● **Provided information**
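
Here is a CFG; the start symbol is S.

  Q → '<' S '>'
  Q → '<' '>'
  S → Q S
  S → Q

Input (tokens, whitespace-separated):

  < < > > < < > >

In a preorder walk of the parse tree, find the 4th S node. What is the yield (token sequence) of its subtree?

[S [Q < [S [Q < >]] >] [S [Q < [S [Q < >]] >]]]

< >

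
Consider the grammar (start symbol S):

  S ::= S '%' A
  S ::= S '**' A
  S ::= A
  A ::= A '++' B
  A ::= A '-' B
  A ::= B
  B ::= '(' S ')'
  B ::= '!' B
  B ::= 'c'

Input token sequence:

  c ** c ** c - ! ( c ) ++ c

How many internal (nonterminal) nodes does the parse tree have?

17

[S [S [S [A [B c]]] ** [A [B c]]] ** [A [A [A [B c]] - [B ! [B ( [S [A [B c]]] )]]] ++ [B c]]]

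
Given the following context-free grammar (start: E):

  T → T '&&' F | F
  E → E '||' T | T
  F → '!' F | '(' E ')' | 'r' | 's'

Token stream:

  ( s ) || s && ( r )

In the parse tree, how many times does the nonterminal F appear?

5

[E [E [T [F ( [E [T [F s]]] )]]] || [T [T [F s]] && [F ( [E [T [F r]]] )]]]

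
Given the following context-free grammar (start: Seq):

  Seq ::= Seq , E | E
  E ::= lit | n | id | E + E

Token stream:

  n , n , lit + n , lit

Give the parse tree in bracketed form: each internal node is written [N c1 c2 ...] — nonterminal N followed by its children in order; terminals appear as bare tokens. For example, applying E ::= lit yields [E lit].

[Seq [Seq [Seq [Seq [E n]] , [E n]] , [E [E lit] + [E n]]] , [E lit]]

Seq
Seq , E
Seq , E , E
Seq , E , E , E
E , E , E , E
n , E , E , E
n , n , E , E
n , n , E + E , E
n , n , lit + E , E
n , n , lit + n , E
n , n , lit + n , lit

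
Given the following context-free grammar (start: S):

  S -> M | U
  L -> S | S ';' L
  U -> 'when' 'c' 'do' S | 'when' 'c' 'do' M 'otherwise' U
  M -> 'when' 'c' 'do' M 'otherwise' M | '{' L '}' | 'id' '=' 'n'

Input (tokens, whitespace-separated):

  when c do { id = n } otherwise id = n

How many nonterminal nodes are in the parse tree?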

● **Prompt**
The output is every entry, printed exactly as it reads.

● **Task response**
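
Here is a CFG; the start symbol is S.

  Q → '<' S '>'
  Q → '<' '>'
  S → Q S
  S → Q

Input (tokens, whitespace-separated):

  < < > > < < > >

In a preorder walk of the parse tree, find the 4th S node. What is the yield (token sequence) of its subtree?

[S [Q < [S [Q < >]] >] [S [Q < [S [Q < >]] >]]]

< >

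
Consider the grammar (start symbol S):

  S ::= S '%' A
  S ::= S '**' A
  S ::= A
  A ::= A '++' B
  A ::= A '-' B
  A ::= B
  B ::= '(' S ')'
  B ::= '!' B
  B ::= 'c'

Input token sequence:

  c ** c ** c - ! ( c ) ++ c

How many internal (nonterminal) nodes does the parse tree have?

17

[S [S [S [A [B c]]] ** [A [B c]]] ** [A [A [A [B c]] - [B ! [B ( [S [A [B c]]] )]]] ++ [B c]]]

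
Given the following context-free grammar (start: E):

  T → T '&&' F | F
  E → E '||' T | T
  F → '!' F | '(' E ')' | 'r' | 's'

Token stream:

  ( s ) || s && ( r )

In the parse tree, how many times does the nonterminal F appear?

5

[E [E [T [F ( [E [T [F s]]] )]]] || [T [T [F s]] && [F ( [E [T [F r]]] )]]]

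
Given the following context-free grammar (start: Seq):

  Seq ::= Seq , E | E
  E ::= lit | n | id | E + E

Token stream:

  n , n , lit + n , lit

Give the parse tree in bracketed form: each internal node is written [N c1 c2 ...] — nonterminal N followed by its children in order; terminals appear as bare tokens. For example, applying E ::= lit yields [E lit].

[Seq [Seq [Seq [Seq [E n]] , [E n]] , [E [E lit] + [E n]]] , [E lit]]

Seq
Seq , E
Seq , E , E
Seq , E , E , E
E , E , E , E
n , E , E , E
n , n , E , E
n , n , E + E , E
n , n , lit + E , E
n , n , lit + n , E
n , n , lit + n , lit

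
Given the following context-free grammar (start: S):

  S -> M | U
  L -> S | S ';' L
  U -> 'when' 'c' 'do' S | 'when' 'c' 'do' M 'otherwise' U
  M -> 'when' 'c' 'do' M 'otherwise' M | '{' L '}' | 'id' '=' 'n'

Input (tokens, whitespace-separated):

  when c do { id = n } otherwise id = n

How many nonterminal nodes are in the parse tree?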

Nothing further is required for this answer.